** Opening INFORMATION PROVIDED block **
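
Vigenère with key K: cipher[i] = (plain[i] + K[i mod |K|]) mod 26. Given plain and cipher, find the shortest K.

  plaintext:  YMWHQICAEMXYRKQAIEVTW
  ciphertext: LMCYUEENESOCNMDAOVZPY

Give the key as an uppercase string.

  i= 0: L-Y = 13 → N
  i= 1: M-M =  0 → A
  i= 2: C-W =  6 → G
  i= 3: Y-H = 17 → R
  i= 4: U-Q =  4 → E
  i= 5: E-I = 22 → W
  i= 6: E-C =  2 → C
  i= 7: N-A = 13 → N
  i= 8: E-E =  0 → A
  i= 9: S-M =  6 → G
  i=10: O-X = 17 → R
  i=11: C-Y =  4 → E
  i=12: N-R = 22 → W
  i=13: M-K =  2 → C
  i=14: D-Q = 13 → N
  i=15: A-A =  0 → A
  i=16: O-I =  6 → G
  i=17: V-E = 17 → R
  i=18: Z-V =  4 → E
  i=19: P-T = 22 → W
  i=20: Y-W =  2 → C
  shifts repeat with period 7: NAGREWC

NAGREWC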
** Closing INFORMATION PROVIDED block **
**WORK ORDER:**
Please return all of the entries above, exactly and completely.

**TASK SOLUTION:**
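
Vigenère with key K: cipher[i] = (plain[i] + K[i mod |K|]) mod 26. Given plain and cipher, find the shortest K.

  plaintext:  YMWHQICAEMXYRKQAIEVTW
  ciphertext: LMCYUEENESOCNMDAOVZPY

Give the key as an uppercase string.

  i= 0: L-Y = 13 → N
  i= 1: M-M =  0 → A
  i= 2: C-W =  6 → G
  i= 3: Y-H = 17 → R
  i= 4: U-Q =  4 → E
  i= 5: E-I = 22 → W
  i= 6: E-C =  2 → C
  i= 7: N-A = 13 → N
  i= 8: E-E =  0 → A
  i= 9: S-M =  6 → G
  i=10: O-X = 17 → R
  i=11: C-Y =  4 → E
  i=12: N-R = 22 → W
  i=13: M-K =  2 → C
  i=14: D-Q = 13 → N
  i=15: A-A =  0 → A
  i=16: O-I =  6 → G
  i=17: V-E = 17 → R
  i=18: Z-V =  4 → E
  i=19: P-T = 22 → W
  i=20: Y-W =  2 → C
  shifts repeat with period 7: NAGREWC

NAGREWC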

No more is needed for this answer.